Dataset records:
"""
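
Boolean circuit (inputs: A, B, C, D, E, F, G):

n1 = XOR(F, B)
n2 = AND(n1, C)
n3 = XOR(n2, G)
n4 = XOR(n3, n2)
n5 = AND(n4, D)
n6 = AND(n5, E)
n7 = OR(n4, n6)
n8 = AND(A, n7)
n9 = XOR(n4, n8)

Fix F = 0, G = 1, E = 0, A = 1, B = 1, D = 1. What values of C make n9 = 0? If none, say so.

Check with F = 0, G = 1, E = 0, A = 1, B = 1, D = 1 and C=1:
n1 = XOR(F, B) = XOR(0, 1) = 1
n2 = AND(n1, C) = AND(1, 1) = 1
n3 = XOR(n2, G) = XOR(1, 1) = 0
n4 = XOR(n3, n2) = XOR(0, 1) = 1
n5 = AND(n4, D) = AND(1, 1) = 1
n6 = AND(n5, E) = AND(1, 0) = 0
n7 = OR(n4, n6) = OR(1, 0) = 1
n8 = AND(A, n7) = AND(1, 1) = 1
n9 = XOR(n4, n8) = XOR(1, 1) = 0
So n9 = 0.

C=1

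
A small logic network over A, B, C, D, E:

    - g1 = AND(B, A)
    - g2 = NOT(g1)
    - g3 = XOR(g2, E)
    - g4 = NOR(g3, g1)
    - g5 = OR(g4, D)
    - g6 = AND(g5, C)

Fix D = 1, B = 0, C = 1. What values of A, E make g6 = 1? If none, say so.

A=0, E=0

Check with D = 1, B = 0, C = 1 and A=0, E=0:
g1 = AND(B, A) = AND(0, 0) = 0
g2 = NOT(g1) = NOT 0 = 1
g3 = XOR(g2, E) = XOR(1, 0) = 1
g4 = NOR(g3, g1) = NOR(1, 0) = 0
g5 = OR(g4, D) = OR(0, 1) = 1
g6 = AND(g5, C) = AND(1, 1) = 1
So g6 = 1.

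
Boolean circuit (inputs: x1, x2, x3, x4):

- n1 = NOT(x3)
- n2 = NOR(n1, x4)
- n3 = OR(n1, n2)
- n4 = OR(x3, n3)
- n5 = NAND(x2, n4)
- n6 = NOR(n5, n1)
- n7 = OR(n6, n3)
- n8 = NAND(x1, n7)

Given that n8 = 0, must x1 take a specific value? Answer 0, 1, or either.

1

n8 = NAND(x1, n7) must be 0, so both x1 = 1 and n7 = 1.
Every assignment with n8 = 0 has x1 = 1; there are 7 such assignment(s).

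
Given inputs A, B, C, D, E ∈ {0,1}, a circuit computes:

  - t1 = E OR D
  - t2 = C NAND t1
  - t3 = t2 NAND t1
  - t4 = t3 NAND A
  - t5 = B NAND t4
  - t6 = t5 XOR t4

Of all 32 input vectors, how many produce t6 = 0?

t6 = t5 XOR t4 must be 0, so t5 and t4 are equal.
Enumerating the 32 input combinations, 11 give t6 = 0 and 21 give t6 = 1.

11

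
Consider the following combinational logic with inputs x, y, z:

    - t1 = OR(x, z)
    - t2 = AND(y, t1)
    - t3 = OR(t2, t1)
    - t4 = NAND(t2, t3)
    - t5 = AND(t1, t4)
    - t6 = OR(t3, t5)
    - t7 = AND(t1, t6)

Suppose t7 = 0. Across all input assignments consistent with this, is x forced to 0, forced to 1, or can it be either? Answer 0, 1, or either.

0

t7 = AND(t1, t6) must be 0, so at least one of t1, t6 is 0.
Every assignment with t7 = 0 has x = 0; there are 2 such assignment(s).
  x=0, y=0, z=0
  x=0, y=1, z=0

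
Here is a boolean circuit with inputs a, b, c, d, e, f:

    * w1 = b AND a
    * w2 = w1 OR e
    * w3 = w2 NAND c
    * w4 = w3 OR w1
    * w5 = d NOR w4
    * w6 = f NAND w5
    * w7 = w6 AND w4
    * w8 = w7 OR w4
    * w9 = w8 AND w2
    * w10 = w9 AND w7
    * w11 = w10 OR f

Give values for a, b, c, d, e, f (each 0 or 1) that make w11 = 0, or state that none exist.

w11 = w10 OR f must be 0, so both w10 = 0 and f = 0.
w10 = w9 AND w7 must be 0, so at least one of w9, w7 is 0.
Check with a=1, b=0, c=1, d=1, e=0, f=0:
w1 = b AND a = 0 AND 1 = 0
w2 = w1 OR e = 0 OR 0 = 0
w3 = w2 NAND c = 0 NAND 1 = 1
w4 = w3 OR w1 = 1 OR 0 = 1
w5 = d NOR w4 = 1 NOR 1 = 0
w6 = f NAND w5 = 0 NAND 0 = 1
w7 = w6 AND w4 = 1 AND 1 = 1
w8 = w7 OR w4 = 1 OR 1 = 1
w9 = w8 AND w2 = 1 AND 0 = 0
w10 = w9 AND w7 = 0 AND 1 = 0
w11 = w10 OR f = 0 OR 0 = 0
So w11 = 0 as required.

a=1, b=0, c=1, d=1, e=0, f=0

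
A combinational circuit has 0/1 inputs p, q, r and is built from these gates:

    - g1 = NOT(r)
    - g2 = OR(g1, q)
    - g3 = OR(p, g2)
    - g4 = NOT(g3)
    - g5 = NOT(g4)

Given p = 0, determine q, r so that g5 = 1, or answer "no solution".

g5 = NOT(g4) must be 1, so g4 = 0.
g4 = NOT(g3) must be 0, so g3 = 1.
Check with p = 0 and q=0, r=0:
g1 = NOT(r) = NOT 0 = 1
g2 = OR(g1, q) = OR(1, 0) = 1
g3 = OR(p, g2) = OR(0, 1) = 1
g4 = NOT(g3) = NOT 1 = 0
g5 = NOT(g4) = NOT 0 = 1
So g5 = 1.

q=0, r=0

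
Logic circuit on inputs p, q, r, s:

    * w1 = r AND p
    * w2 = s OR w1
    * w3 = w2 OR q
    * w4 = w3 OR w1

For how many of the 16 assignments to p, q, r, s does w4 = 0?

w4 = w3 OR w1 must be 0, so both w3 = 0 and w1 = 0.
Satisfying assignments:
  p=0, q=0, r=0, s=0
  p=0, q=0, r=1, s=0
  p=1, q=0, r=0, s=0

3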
"""
§ BRIEF
Would you please copy every line in the data that contains the word "combinational"?

§ FINISHED TASK
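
Consider the following combinational logic with inputs x, y, z:
A combinational circuit has 0/1 inputs p, q, r and is built from these gates: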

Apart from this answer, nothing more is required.